--- Source material Enclosed Below ---

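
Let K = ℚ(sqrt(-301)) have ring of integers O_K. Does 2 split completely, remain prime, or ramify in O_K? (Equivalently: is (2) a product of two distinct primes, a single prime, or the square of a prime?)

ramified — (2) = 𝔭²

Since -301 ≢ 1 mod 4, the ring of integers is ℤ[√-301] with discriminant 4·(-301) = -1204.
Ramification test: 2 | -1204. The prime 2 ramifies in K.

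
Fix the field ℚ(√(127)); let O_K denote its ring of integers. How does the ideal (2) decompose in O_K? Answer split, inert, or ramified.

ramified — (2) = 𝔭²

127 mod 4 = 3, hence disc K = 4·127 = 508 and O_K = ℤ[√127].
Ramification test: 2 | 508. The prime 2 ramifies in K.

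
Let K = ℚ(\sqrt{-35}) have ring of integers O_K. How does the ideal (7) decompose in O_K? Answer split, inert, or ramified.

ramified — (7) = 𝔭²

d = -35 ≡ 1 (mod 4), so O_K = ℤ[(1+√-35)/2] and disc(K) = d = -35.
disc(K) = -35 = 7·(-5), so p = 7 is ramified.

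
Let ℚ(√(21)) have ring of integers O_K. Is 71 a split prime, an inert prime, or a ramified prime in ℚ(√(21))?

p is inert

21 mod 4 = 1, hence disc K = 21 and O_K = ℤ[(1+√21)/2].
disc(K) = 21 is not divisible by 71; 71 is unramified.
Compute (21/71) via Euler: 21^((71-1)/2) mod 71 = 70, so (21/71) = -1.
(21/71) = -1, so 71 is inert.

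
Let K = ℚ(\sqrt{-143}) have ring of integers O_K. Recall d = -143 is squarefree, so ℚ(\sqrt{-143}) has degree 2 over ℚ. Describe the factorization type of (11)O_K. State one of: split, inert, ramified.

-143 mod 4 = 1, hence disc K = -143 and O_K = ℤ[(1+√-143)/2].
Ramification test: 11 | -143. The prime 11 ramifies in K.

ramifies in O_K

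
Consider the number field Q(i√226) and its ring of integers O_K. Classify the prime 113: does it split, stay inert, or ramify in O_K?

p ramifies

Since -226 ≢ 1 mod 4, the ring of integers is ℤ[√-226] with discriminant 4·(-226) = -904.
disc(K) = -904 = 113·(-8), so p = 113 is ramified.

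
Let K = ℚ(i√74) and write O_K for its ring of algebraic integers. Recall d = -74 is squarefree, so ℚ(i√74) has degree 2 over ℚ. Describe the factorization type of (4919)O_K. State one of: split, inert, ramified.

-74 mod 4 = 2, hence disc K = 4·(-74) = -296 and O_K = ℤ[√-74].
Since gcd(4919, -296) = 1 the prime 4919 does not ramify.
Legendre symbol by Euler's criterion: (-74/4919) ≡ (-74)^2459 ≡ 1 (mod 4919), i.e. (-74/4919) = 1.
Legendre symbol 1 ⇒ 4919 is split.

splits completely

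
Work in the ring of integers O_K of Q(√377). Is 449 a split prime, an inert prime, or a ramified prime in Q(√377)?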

--- End of Enclosed Source material ---

§ **Exercise requirements**
Every record above is to be copied out exactly.

§ **Problem solution**
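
Let K = ℚ(sqrt(-301)) have ring of integers O_K. Does 2 split completely, remain prime, or ramify in O_K? (Equivalently: is (2) a product of two distinct primes, a single prime, or the square of a prime?)

ramified — (2) = 𝔭²

Since -301 ≢ 1 mod 4, the ring of integers is ℤ[√-301] with discriminant 4·(-301) = -1204.
Ramification test: 2 | -1204. The prime 2 ramifies in K.

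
Fix the field ℚ(√(127)); let O_K denote its ring of integers. How does the ideal (2) decompose in O_K? Answer split, inert, or ramified.

ramified — (2) = 𝔭²

127 mod 4 = 3, hence disc K = 4·127 = 508 and O_K = ℤ[√127].
Ramification test: 2 | 508. The prime 2 ramifies in K.

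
Let K = ℚ(\sqrt{-35}) have ring of integers O_K. How does the ideal (7) decompose in O_K? Answer split, inert, or ramified.

ramified — (7) = 𝔭²

d = -35 ≡ 1 (mod 4), so O_K = ℤ[(1+√-35)/2] and disc(K) = d = -35.
disc(K) = -35 = 7·(-5), so p = 7 is ramified.

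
Let ℚ(√(21)) have ring of integers O_K. Is 71 a split prime, an inert prime, or a ramified prime in ℚ(√(21))?

p is inert

21 mod 4 = 1, hence disc K = 21 and O_K = ℤ[(1+√21)/2].
disc(K) = 21 is not divisible by 71; 71 is unramified.
Compute (21/71) via Euler: 21^((71-1)/2) mod 71 = 70, so (21/71) = -1.
(21/71) = -1, so 71 is inert.

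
Let K = ℚ(\sqrt{-143}) have ring of integers O_K. Recall d = -143 is squarefree, so ℚ(\sqrt{-143}) has degree 2 over ℚ. Describe the factorization type of (11)O_K. State one of: split, inert, ramified.

-143 mod 4 = 1, hence disc K = -143 and O_K = ℤ[(1+√-143)/2].
Ramification test: 11 | -143. The prime 11 ramifies in K.

ramifies in O_K

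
Consider the number field Q(i√226) and its ring of integers O_K. Classify the prime 113: does it split, stay inert, or ramify in O_K?

p ramifies

Since -226 ≢ 1 mod 4, the ring of integers is ℤ[√-226] with discriminant 4·(-226) = -904.
disc(K) = -904 = 113·(-8), so p = 113 is ramified.

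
Let K = ℚ(i√74) and write O_K for its ring of algebraic integers. Recall d = -74 is squarefree, so ℚ(i√74) has degree 2 over ℚ. Describe the factorization type of (4919)O_K. State one of: split, inert, ramified.

-74 mod 4 = 2, hence disc K = 4·(-74) = -296 and O_K = ℤ[√-74].
Since gcd(4919, -296) = 1 the prime 4919 does not ramify.
Legendre symbol by Euler's criterion: (-74/4919) ≡ (-74)^2459 ≡ 1 (mod 4919), i.e. (-74/4919) = 1.
Legendre symbol 1 ⇒ 4919 is split.

splits completely

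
Work in the ring of integers O_K of Q(√377). Is 449 a split prime, an inert prime, or a ramified prime in Q(√377)?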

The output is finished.